§ Material supplied:
+++

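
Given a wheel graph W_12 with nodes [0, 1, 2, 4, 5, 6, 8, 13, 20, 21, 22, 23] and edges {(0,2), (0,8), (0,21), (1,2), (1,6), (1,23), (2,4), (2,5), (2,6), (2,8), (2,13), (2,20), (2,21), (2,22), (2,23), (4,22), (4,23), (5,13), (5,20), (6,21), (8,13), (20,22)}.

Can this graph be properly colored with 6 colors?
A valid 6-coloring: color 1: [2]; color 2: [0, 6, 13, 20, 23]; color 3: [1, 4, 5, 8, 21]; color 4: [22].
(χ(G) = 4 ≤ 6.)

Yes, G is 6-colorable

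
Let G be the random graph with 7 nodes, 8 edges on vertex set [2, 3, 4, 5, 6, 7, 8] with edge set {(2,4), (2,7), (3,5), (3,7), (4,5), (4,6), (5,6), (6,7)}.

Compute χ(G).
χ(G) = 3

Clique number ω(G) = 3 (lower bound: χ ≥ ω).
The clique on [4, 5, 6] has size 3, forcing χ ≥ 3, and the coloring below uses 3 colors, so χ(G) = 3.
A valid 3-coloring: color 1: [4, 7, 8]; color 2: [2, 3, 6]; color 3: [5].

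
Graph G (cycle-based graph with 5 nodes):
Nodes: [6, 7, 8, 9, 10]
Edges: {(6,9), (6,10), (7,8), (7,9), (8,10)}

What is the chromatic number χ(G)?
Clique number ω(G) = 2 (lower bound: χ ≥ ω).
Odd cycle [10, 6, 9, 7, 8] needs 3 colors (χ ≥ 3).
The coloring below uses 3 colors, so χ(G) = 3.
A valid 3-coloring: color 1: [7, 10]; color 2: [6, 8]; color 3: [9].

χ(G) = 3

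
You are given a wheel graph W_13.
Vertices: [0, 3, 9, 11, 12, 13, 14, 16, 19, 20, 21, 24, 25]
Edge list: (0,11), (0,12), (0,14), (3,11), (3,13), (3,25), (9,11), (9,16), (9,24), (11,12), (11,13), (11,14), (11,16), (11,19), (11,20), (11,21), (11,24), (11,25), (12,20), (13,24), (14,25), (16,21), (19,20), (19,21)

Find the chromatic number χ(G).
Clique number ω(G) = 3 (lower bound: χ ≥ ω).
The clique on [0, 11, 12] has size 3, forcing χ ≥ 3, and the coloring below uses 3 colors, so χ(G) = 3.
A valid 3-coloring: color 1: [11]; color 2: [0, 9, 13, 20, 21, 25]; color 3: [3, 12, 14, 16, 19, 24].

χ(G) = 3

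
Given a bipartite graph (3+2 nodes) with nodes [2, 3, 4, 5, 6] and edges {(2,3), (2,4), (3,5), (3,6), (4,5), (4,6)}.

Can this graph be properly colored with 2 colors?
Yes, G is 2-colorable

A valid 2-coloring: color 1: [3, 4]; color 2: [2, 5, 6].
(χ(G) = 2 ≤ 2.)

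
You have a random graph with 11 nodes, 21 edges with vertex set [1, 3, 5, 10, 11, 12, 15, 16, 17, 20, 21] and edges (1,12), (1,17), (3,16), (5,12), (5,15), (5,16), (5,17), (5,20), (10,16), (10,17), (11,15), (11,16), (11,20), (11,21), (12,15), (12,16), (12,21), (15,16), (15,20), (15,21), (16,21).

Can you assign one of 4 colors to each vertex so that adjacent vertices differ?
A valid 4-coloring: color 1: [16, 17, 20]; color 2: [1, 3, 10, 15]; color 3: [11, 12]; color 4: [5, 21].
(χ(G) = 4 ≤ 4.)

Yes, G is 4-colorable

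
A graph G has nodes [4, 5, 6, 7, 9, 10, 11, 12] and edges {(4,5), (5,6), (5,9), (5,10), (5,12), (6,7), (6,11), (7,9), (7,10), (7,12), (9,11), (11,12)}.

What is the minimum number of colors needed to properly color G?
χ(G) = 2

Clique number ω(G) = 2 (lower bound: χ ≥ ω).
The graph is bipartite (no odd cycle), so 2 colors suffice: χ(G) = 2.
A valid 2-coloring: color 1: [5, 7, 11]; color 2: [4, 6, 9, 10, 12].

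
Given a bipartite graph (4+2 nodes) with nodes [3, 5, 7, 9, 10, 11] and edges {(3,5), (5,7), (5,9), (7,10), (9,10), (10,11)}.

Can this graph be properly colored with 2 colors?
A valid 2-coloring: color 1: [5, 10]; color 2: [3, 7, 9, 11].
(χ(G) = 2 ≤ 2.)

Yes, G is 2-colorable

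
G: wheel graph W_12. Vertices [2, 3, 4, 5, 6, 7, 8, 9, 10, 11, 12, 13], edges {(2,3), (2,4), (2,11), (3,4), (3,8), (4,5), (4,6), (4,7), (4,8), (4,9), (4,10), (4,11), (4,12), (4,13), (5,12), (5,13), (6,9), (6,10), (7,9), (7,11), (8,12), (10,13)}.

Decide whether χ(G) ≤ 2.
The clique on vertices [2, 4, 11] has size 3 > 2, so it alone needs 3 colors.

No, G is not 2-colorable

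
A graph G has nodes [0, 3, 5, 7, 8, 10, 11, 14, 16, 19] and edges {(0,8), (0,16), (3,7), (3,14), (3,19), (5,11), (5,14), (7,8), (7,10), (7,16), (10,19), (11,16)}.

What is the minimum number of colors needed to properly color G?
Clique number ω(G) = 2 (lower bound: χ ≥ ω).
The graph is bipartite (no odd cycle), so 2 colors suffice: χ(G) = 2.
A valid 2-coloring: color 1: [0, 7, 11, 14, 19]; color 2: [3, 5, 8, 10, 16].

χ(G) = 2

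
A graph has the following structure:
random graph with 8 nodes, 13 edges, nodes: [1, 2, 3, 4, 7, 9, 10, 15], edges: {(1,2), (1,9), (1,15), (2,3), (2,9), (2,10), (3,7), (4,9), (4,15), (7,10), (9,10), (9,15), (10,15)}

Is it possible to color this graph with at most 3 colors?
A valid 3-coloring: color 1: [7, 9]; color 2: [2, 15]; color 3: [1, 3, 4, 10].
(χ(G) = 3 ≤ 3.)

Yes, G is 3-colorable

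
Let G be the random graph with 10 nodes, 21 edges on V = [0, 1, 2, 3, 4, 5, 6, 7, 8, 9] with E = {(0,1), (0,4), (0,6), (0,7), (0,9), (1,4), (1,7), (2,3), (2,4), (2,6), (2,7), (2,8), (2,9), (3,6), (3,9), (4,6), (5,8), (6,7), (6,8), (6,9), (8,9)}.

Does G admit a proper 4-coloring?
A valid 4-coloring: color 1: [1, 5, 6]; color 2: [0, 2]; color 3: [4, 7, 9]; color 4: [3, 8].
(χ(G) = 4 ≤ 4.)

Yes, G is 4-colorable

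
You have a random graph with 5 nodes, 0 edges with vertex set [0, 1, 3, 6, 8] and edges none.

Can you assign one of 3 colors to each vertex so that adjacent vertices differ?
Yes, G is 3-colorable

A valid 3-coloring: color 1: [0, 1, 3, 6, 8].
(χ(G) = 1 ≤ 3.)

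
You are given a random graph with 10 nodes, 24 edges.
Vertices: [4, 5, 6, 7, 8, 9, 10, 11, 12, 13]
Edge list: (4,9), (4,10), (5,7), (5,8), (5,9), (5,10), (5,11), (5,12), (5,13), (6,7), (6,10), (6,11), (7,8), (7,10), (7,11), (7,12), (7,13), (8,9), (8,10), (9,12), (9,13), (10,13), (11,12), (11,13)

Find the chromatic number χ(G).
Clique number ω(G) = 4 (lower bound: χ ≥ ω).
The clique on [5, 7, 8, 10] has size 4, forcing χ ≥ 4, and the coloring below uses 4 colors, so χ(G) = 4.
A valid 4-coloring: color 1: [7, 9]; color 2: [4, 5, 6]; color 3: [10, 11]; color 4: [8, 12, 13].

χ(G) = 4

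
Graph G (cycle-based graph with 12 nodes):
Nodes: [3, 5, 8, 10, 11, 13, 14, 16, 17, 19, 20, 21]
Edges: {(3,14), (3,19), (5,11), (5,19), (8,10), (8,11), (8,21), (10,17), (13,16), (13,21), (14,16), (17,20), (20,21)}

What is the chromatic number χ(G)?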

+++

§ Instructions for the task:
Identify the lines of the data that contain the word "have". Copy each of them.

§ Answer space:
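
You have a random graph with 11 nodes, 21 edges with vertex set [1, 3, 5, 10, 11, 12, 15, 16, 17, 20, 21] and edges (1,12), (1,17), (3,16), (5,12), (5,15), (5,16), (5,17), (5,20), (10,16), (10,17), (11,15), (11,16), (11,20), (11,21), (12,15), (12,16), (12,21), (15,16), (15,20), (15,21), (16,21).
You have a random graph with 5 nodes, 0 edges with vertex set [0, 1, 3, 6, 8] and edges none.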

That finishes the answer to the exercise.